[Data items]
•••

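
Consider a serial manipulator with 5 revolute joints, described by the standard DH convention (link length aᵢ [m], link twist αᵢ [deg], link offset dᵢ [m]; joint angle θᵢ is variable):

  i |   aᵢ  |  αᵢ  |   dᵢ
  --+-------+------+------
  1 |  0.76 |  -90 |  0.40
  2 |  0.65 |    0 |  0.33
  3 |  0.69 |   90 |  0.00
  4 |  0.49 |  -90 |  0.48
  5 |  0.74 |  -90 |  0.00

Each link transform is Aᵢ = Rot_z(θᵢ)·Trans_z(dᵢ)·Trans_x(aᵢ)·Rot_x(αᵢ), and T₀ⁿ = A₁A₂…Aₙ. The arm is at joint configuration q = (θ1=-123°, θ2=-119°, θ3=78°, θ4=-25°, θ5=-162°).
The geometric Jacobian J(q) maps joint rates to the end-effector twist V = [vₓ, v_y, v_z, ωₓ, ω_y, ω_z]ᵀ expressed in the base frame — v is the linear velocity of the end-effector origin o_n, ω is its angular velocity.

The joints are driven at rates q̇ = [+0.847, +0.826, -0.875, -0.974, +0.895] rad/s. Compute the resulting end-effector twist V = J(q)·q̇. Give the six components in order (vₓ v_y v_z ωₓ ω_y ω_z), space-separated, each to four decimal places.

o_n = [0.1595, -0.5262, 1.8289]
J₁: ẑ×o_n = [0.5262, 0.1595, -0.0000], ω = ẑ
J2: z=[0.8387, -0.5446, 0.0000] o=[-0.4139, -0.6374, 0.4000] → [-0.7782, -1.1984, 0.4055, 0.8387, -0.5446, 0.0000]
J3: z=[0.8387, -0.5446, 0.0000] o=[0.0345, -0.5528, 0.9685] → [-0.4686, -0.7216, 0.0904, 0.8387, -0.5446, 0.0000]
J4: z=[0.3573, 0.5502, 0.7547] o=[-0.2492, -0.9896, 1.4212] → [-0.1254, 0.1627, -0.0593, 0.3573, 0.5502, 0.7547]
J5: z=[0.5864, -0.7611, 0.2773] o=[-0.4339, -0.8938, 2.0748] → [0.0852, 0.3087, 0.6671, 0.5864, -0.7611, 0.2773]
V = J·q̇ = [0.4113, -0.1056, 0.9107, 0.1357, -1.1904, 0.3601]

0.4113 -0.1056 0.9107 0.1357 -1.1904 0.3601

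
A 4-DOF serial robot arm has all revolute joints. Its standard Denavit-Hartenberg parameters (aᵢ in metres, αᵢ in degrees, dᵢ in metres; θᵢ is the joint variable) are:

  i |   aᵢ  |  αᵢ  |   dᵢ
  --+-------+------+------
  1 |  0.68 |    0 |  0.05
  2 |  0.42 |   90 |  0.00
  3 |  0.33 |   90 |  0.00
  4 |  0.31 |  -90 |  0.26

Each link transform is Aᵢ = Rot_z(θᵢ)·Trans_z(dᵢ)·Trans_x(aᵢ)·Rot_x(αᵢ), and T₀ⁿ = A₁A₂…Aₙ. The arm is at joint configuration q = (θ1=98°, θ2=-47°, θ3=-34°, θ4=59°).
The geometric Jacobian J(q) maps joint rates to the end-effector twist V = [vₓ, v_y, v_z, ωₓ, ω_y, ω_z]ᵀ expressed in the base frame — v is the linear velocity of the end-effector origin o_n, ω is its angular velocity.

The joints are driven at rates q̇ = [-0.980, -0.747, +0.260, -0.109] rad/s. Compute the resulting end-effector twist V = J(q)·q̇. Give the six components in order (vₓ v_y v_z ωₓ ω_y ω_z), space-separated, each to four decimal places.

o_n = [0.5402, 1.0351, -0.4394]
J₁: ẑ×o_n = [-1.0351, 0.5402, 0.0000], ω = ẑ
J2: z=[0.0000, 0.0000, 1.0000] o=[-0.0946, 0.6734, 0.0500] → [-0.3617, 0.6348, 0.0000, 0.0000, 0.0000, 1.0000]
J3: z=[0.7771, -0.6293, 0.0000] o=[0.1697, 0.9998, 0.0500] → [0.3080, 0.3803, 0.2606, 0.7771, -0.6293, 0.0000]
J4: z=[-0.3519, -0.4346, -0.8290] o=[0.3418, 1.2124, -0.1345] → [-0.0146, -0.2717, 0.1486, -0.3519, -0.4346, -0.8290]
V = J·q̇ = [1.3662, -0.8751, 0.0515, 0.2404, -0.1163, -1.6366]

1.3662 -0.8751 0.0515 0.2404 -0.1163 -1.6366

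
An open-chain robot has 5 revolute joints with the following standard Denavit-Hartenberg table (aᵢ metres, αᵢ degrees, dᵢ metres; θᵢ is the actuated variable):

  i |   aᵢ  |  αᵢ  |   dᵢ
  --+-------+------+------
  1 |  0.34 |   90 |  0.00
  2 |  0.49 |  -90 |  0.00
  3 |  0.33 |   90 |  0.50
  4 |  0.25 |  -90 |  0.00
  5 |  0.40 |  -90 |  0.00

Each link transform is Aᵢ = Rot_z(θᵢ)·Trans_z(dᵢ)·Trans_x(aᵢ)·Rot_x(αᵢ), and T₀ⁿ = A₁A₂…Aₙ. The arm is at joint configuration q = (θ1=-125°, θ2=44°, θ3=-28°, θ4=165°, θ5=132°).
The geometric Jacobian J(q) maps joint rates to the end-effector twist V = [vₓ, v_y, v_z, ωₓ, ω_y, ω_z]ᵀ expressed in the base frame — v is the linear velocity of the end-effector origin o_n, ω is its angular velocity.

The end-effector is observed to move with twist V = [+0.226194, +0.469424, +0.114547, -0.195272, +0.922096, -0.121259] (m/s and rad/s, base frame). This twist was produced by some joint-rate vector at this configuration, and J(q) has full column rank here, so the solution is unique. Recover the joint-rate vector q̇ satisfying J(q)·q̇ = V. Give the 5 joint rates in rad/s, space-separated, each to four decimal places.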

•••

▶ **THE TASK**:
Word for word, write out each record shown above.

▶ **WRITTEN SOLUTION**:
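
Consider a serial manipulator with 5 revolute joints, described by the standard DH convention (link length aᵢ [m], link twist αᵢ [deg], link offset dᵢ [m]; joint angle θᵢ is variable):

  i |   aᵢ  |  αᵢ  |   dᵢ
  --+-------+------+------
  1 |  0.76 |  -90 |  0.40
  2 |  0.65 |    0 |  0.33
  3 |  0.69 |   90 |  0.00
  4 |  0.49 |  -90 |  0.48
  5 |  0.74 |  -90 |  0.00

Each link transform is Aᵢ = Rot_z(θᵢ)·Trans_z(dᵢ)·Trans_x(aᵢ)·Rot_x(αᵢ), and T₀ⁿ = A₁A₂…Aₙ. The arm is at joint configuration q = (θ1=-123°, θ2=-119°, θ3=78°, θ4=-25°, θ5=-162°).
The geometric Jacobian J(q) maps joint rates to the end-effector twist V = [vₓ, v_y, v_z, ωₓ, ω_y, ω_z]ᵀ expressed in the base frame — v is the linear velocity of the end-effector origin o_n, ω is its angular velocity.

The joints are driven at rates q̇ = [+0.847, +0.826, -0.875, -0.974, +0.895] rad/s. Compute the resulting end-effector twist V = J(q)·q̇. Give the six components in order (vₓ v_y v_z ωₓ ω_y ω_z), space-separated, each to four decimal places.

o_n = [0.1595, -0.5262, 1.8289]
J₁: ẑ×o_n = [0.5262, 0.1595, -0.0000], ω = ẑ
J2: z=[0.8387, -0.5446, 0.0000] o=[-0.4139, -0.6374, 0.4000] → [-0.7782, -1.1984, 0.4055, 0.8387, -0.5446, 0.0000]
J3: z=[0.8387, -0.5446, 0.0000] o=[0.0345, -0.5528, 0.9685] → [-0.4686, -0.7216, 0.0904, 0.8387, -0.5446, 0.0000]
J4: z=[0.3573, 0.5502, 0.7547] o=[-0.2492, -0.9896, 1.4212] → [-0.1254, 0.1627, -0.0593, 0.3573, 0.5502, 0.7547]
J5: z=[0.5864, -0.7611, 0.2773] o=[-0.4339, -0.8938, 2.0748] → [0.0852, 0.3087, 0.6671, 0.5864, -0.7611, 0.2773]
V = J·q̇ = [0.4113, -0.1056, 0.9107, 0.1357, -1.1904, 0.3601]

0.4113 -0.1056 0.9107 0.1357 -1.1904 0.3601

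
A 4-DOF serial robot arm has all revolute joints. Its standard Denavit-Hartenberg parameters (aᵢ in metres, αᵢ in degrees, dᵢ in metres; θᵢ is the joint variable) are:

  i |   aᵢ  |  αᵢ  |   dᵢ
  --+-------+------+------
  1 |  0.68 |    0 |  0.05
  2 |  0.42 |   90 |  0.00
  3 |  0.33 |   90 |  0.00
  4 |  0.31 |  -90 |  0.26

Each link transform is Aᵢ = Rot_z(θᵢ)·Trans_z(dᵢ)·Trans_x(aᵢ)·Rot_x(αᵢ), and T₀ⁿ = A₁A₂…Aₙ. The arm is at joint configuration q = (θ1=98°, θ2=-47°, θ3=-34°, θ4=59°).
The geometric Jacobian J(q) maps joint rates to the end-effector twist V = [vₓ, v_y, v_z, ωₓ, ω_y, ω_z]ᵀ expressed in the base frame — v is the linear velocity of the end-effector origin o_n, ω is its angular velocity.

The joints are driven at rates q̇ = [-0.980, -0.747, +0.260, -0.109] rad/s. Compute the resulting end-effector twist V = J(q)·q̇. Give the six components in order (vₓ v_y v_z ωₓ ω_y ω_z), space-separated, each to four decimal places.

o_n = [0.5402, 1.0351, -0.4394]
J₁: ẑ×o_n = [-1.0351, 0.5402, 0.0000], ω = ẑ
J2: z=[0.0000, 0.0000, 1.0000] o=[-0.0946, 0.6734, 0.0500] → [-0.3617, 0.6348, 0.0000, 0.0000, 0.0000, 1.0000]
J3: z=[0.7771, -0.6293, 0.0000] o=[0.1697, 0.9998, 0.0500] → [0.3080, 0.3803, 0.2606, 0.7771, -0.6293, 0.0000]
J4: z=[-0.3519, -0.4346, -0.8290] o=[0.3418, 1.2124, -0.1345] → [-0.0146, -0.2717, 0.1486, -0.3519, -0.4346, -0.8290]
V = J·q̇ = [1.3662, -0.8751, 0.0515, 0.2404, -0.1163, -1.6366]

1.3662 -0.8751 0.0515 0.2404 -0.1163 -1.6366

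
An open-chain robot has 5 revolute joints with the following standard Denavit-Hartenberg table (aᵢ metres, αᵢ degrees, dᵢ metres; θᵢ is the actuated variable):

  i |   aᵢ  |  αᵢ  |   dᵢ
  --+-------+------+------
  1 |  0.34 |   90 |  0.00
  2 |  0.49 |  -90 |  0.00
  3 |  0.33 |   90 |  0.50
  4 |  0.25 |  -90 |  0.00
  5 |  0.40 |  -90 |  0.00

Each link transform is Aᵢ = Rot_z(θᵢ)·Trans_z(dᵢ)·Trans_x(aᵢ)·Rot_x(αᵢ), and T₀ⁿ = A₁A₂…Aₙ. The arm is at joint configuration q = (θ1=-125°, θ2=44°, θ3=-28°, θ4=165°, θ5=132°).
The geometric Jacobian J(q) maps joint rates to the end-effector twist V = [vₓ, v_y, v_z, ωₓ, ω_y, ω_z]ᵀ expressed in the base frame — v is the linear velocity of the end-effector origin o_n, ω is its angular velocity.

The end-effector is observed to move with twist V = [+0.226194, +0.469424, +0.114547, -0.195272, +0.922096, -0.121259] (m/s and rad/s, base frame). This twist was produced by some joint-rate vector at this configuration, and J(q) has full column rank here, so the solution is unique. Recover the joint-rate vector q̇ satisfying J(q)·q̇ = V. Give the 5 joint rates in rad/s, space-separated, each to four decimal places.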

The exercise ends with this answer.